◆ **TASK OBJECTIVE**: Please return all of the records that follow, exactly as written.
··· DATA SHOWN ···
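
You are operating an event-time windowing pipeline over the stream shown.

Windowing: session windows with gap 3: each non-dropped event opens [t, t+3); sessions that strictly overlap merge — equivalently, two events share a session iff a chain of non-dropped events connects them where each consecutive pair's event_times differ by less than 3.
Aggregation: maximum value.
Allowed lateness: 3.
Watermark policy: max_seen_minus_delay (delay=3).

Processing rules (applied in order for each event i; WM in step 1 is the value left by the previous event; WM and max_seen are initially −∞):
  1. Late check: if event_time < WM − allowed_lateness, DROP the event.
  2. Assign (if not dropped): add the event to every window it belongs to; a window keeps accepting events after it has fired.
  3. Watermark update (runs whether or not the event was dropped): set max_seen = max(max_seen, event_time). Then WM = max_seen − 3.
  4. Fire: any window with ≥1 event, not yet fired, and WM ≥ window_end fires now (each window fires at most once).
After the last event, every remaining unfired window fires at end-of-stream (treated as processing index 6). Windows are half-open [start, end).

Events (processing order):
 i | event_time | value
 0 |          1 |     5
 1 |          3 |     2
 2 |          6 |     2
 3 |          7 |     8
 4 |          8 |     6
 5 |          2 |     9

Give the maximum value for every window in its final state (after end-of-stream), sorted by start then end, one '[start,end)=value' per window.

[1,6)=9 [6,11)=8

i=0 t=1 v=5: → [1,4); WM=-2
i=1 t=3 v=2: → [1,6); WM=0
i=2 t=6 v=2: → [6,9); WM=3
i=3 t=7 v=8: → [6,10); WM=4
i=4 t=8 v=6: → [6,11); WM=5
i=5 t=2 v=9: → [1,6); WM=5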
···
◆ **OUTPUT FOR THIS TASK**:
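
You are operating an event-time windowing pipeline over the stream shown.

Windowing: session windows with gap 3: each non-dropped event opens [t, t+3); sessions that strictly overlap merge — equivalently, two events share a session iff a chain of non-dropped events connects them where each consecutive pair's event_times differ by less than 3.
Aggregation: maximum value.
Allowed lateness: 3.
Watermark policy: max_seen_minus_delay (delay=3).

Processing rules (applied in order for each event i; WM in step 1 is the value left by the previous event; WM and max_seen are initially −∞):
  1. Late check: if event_time < WM − allowed_lateness, DROP the event.
  2. Assign (if not dropped): add the event to every window it belongs to; a window keeps accepting events after it has fired.
  3. Watermark update (runs whether or not the event was dropped): set max_seen = max(max_seen, event_time). Then WM = max_seen − 3.
  4. Fire: any window with ≥1 event, not yet fired, and WM ≥ window_end fires now (each window fires at most once).
After the last event, every remaining unfired window fires at end-of-stream (treated as processing index 6). Windows are half-open [start, end).

Events (processing order):
 i | event_time | value
 0 |          1 |     5
 1 |          3 |     2
 2 |          6 |     2
 3 |          7 |     8
 4 |          8 |     6
 5 |          2 |     9

Give the maximum value for every window in its final state (after end-of-stream), sorted by start then end, one '[start,end)=value' per window.

[1,6)=9 [6,11)=8

i=0 t=1 v=5: → [1,4); WM=-2
i=1 t=3 v=2: → [1,6); WM=0
i=2 t=6 v=2: → [6,9); WM=3
i=3 t=7 v=8: → [6,10); WM=4
i=4 t=8 v=6: → [6,11); WM=5
i=5 t=2 v=9: → [1,6); WM=5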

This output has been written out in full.